*Instructions to follow:* Looking at the records below, say how many lines contain "length". Nothing else belongs in the answer.

** Extracted entries follows **

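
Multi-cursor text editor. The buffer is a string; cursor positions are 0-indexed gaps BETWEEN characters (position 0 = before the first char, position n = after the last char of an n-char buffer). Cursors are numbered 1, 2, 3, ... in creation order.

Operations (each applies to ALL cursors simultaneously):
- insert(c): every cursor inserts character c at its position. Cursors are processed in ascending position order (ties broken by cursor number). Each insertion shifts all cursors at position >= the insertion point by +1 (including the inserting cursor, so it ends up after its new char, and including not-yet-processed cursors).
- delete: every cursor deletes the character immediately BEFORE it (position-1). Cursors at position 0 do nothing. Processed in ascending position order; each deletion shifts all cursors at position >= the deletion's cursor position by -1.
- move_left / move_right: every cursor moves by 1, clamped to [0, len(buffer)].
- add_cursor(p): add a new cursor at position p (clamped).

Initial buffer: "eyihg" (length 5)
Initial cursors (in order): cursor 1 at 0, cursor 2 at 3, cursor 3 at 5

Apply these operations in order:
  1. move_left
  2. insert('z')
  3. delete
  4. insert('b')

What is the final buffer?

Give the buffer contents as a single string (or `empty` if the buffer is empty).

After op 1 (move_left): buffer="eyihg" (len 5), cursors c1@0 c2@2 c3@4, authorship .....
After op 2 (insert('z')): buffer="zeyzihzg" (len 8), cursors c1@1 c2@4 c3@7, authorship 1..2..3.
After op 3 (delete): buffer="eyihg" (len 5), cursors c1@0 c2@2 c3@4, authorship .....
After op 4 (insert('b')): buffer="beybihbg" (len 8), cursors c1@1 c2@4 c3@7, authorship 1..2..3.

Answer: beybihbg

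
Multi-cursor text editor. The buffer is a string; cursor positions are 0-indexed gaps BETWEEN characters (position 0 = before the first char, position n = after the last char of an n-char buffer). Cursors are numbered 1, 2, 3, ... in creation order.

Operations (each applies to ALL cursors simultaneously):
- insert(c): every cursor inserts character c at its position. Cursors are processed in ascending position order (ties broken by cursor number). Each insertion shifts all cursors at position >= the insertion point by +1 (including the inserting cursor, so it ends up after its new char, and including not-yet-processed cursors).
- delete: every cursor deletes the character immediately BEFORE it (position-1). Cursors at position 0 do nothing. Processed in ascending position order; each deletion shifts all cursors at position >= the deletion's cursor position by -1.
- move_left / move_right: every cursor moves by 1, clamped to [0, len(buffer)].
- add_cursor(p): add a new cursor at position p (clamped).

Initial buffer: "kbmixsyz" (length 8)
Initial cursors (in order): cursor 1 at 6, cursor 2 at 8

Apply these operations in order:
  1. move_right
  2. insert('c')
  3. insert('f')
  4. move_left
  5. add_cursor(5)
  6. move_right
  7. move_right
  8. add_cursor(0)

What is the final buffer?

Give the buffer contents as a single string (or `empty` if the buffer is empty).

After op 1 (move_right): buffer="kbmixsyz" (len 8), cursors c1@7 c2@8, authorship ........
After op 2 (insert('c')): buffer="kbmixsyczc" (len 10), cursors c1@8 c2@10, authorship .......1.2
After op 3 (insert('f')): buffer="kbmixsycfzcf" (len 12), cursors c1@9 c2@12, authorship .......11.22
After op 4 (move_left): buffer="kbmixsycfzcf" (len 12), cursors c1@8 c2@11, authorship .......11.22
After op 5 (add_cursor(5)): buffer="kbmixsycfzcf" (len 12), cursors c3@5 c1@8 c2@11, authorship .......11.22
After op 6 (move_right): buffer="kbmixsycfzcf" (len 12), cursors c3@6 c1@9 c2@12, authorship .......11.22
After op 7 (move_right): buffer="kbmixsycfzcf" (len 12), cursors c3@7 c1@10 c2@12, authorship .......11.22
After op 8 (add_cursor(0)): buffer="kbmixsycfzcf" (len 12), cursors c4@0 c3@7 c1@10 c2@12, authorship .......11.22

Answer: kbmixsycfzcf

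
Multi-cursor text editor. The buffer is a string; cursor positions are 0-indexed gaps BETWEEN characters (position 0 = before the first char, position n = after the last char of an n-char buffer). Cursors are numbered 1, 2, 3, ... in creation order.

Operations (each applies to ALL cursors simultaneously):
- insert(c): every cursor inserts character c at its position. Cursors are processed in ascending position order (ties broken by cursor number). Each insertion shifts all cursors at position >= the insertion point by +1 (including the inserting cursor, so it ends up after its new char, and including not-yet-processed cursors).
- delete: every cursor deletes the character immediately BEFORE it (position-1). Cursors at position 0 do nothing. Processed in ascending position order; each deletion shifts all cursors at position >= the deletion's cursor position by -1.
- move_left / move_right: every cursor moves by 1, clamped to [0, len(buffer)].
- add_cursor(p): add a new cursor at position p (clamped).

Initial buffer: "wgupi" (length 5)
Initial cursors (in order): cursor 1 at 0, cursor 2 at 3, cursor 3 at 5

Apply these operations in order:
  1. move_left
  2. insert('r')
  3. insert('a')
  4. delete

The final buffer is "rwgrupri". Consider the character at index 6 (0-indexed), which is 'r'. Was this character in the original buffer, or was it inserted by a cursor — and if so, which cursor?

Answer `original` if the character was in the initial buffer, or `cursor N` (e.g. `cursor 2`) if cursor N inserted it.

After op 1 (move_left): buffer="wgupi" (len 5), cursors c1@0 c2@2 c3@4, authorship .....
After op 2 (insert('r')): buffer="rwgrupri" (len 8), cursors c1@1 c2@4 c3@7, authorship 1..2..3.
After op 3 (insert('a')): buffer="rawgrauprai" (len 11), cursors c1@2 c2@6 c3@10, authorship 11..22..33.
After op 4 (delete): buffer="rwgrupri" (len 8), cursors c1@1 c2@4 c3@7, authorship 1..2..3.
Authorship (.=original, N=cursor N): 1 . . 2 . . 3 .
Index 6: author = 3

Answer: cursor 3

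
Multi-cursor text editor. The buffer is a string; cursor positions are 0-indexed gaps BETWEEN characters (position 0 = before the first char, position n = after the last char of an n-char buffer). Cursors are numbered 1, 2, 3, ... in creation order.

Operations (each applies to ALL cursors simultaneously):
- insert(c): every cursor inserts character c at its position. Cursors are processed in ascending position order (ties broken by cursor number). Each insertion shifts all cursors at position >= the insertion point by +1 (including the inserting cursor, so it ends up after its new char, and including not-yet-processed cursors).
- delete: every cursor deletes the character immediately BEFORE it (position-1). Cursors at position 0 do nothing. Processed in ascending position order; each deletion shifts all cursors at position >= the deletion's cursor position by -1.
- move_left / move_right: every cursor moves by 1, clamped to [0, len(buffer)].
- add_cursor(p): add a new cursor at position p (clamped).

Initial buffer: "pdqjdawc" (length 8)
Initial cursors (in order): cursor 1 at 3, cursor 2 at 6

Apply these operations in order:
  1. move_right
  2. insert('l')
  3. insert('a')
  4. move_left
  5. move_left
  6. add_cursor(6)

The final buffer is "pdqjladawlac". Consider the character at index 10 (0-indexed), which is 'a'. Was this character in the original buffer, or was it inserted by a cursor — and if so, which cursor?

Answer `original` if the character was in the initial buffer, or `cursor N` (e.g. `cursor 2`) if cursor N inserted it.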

** End of Extracted entries **

*Output of the task:* 4